━━━ Exercise data ━━━

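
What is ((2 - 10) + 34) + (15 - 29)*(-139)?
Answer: 1972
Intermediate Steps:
((2 - 10) + 34) + (15 - 29)*(-139) = (-8 + 34) - 14*(-139) = 26 + 1946 = 1972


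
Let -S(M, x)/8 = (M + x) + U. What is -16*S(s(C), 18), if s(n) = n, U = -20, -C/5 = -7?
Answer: 4224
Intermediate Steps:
C = 35 (C = -5*(-7) = 35)
S(M, x) = 160 - 8*M - 8*x (S(M, x) = -8*((M + x) - 20) = -8*(-20 + M + x) = 160 - 8*M - 8*x)
-16*S(s(C), 18) = -16*(160 - 8*35 - 8*18) = -16*(160 - 280 - 144) = -16*(-264) = 4224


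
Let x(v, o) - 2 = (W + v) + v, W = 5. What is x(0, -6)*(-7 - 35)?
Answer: -294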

━━━

→ **To do**
Find the number of lines in the records that contain "What", and write that number only.

→ **Expected output**
3